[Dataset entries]

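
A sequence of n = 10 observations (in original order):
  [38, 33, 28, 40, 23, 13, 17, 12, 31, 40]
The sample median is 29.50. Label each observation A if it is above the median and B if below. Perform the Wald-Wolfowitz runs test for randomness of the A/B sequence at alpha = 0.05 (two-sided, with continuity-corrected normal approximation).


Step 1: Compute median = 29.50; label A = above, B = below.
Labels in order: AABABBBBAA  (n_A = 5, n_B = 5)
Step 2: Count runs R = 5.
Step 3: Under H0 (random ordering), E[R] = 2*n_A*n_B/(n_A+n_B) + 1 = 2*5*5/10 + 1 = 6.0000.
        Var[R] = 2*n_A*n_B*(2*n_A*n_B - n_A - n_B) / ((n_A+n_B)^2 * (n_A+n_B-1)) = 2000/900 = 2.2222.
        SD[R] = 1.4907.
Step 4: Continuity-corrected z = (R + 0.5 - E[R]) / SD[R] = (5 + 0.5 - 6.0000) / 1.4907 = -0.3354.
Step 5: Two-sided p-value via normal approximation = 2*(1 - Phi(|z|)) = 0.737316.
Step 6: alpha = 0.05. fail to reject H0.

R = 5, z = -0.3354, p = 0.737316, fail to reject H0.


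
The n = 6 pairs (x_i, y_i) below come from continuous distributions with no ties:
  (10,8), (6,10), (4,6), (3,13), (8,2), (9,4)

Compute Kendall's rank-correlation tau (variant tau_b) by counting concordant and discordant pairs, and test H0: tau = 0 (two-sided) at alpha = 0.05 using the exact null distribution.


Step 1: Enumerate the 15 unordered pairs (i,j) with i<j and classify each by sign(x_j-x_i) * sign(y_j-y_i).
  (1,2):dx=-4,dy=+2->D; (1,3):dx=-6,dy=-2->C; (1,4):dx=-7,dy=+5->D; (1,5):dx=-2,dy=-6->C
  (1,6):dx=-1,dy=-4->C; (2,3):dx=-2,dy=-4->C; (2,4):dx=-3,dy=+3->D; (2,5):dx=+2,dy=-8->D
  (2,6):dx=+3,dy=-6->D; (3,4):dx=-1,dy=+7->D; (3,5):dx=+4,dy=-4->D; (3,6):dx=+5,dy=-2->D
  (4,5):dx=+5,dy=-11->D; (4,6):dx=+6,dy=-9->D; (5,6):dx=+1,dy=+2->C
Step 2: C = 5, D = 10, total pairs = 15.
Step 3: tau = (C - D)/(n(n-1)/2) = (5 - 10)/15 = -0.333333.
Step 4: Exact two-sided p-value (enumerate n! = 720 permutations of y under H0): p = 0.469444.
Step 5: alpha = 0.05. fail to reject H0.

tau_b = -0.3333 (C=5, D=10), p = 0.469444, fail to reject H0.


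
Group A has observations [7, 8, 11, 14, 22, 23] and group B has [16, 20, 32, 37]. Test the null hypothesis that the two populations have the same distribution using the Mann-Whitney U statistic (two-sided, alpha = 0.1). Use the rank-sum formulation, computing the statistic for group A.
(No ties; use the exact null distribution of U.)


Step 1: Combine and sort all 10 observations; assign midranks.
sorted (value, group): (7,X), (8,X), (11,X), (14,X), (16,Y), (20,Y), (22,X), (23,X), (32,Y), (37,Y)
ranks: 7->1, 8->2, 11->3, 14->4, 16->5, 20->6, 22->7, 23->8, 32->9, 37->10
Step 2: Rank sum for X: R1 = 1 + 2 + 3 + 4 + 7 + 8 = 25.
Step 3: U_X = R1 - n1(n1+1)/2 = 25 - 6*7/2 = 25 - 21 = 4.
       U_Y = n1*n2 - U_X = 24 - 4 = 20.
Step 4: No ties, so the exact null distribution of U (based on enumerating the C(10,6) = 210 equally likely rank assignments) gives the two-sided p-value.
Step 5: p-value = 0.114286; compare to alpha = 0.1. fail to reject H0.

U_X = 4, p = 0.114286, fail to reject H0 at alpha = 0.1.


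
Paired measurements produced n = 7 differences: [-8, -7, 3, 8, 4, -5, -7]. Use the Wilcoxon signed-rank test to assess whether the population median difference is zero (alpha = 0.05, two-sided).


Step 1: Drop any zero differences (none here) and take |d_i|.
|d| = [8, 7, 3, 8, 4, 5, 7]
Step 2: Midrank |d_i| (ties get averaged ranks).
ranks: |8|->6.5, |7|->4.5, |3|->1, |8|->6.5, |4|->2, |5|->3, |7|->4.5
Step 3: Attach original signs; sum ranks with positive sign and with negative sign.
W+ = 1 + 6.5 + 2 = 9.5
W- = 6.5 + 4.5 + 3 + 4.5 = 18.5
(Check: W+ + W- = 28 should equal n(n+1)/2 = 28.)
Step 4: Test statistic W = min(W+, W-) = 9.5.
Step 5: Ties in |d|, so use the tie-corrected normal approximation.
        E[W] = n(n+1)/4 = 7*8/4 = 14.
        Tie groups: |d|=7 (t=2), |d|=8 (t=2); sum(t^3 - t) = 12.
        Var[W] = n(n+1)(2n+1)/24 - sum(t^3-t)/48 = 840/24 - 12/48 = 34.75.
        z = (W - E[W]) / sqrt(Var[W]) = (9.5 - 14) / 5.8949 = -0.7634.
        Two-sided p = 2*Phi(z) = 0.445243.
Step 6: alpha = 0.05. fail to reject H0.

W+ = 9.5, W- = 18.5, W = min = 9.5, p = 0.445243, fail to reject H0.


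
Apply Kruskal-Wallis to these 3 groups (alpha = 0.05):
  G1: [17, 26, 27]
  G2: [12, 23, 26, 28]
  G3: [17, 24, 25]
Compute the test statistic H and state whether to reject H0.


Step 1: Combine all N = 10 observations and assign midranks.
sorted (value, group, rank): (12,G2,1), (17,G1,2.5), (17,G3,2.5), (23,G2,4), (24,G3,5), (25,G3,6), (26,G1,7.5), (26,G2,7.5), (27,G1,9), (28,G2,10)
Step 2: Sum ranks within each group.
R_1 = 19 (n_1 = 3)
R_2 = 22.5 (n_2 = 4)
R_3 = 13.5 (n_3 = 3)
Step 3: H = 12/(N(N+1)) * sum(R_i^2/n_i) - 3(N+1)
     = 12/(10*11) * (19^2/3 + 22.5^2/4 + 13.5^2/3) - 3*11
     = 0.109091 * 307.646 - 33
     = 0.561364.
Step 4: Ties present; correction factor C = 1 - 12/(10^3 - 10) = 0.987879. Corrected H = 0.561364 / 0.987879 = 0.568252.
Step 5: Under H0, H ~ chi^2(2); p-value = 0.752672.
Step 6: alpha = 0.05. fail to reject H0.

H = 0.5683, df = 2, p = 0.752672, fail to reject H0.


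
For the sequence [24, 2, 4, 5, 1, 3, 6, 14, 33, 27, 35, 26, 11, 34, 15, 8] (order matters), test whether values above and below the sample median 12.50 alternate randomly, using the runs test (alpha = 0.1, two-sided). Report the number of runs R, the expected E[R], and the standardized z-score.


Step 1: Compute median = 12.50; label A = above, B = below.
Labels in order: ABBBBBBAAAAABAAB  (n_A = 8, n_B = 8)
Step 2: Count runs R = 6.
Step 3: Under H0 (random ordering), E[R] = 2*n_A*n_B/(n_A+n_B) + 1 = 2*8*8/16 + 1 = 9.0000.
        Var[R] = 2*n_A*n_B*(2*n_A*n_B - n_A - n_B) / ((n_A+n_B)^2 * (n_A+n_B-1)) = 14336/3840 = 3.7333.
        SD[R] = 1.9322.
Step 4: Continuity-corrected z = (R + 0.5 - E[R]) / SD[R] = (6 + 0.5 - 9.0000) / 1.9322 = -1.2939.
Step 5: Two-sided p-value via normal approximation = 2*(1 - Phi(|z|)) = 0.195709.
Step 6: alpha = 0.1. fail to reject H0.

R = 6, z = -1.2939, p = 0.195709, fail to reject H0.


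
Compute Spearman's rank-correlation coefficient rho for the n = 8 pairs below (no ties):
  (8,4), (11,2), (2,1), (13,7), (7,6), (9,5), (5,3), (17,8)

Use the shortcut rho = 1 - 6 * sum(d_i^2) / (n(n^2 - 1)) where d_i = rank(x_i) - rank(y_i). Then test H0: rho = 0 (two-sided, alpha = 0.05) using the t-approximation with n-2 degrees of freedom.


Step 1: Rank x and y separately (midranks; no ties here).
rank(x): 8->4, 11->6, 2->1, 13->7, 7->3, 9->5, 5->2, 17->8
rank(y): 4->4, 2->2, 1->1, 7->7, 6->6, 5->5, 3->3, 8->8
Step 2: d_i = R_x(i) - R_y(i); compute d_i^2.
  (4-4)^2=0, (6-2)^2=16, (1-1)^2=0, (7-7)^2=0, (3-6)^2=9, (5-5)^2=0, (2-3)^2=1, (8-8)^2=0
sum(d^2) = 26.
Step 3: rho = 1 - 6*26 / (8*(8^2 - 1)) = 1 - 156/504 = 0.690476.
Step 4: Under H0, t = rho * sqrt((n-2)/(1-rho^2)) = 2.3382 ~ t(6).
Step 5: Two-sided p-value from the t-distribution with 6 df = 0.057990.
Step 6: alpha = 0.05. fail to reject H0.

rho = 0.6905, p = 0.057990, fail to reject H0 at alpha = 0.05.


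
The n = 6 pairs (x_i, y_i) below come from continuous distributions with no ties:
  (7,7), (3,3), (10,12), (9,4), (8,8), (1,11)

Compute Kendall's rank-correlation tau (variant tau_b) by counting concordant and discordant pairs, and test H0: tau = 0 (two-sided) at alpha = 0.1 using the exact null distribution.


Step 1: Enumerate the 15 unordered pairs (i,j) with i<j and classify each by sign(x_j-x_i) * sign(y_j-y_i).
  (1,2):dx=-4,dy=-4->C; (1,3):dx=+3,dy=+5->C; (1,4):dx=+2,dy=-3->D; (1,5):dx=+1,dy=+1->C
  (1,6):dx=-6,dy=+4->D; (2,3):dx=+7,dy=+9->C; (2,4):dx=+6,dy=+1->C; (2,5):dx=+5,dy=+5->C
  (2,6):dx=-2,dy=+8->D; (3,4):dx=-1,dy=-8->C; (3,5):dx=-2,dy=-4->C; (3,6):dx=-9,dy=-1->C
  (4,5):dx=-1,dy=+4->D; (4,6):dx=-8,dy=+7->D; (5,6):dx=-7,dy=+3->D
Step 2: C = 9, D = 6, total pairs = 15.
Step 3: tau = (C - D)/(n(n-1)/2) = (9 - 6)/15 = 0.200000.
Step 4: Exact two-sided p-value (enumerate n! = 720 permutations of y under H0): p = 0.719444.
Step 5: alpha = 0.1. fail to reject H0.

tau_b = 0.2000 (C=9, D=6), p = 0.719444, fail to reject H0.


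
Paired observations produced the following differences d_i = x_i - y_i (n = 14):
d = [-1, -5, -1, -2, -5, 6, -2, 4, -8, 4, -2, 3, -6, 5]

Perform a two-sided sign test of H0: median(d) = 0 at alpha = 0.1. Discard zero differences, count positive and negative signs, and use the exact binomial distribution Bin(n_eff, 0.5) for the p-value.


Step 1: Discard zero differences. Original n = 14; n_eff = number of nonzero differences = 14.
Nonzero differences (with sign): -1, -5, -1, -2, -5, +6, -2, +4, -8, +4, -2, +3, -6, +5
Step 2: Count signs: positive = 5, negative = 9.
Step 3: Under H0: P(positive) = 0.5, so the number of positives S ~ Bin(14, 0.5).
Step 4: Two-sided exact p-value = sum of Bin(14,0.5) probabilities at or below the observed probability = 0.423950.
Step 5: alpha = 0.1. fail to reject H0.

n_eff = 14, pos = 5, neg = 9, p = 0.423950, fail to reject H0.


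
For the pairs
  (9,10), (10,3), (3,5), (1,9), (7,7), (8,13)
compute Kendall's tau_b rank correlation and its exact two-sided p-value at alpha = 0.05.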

### WHAT IS EXPECTED
Using the records above, output exactly the lines from the first through the line that contains "[38, 33, 28, 40, 23, 13, 17, 12, 31, 40]", with both of those included.

### REPLY TO THE EXERCISE
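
A sequence of n = 10 observations (in original order):
  [38, 33, 28, 40, 23, 13, 17, 12, 31, 40]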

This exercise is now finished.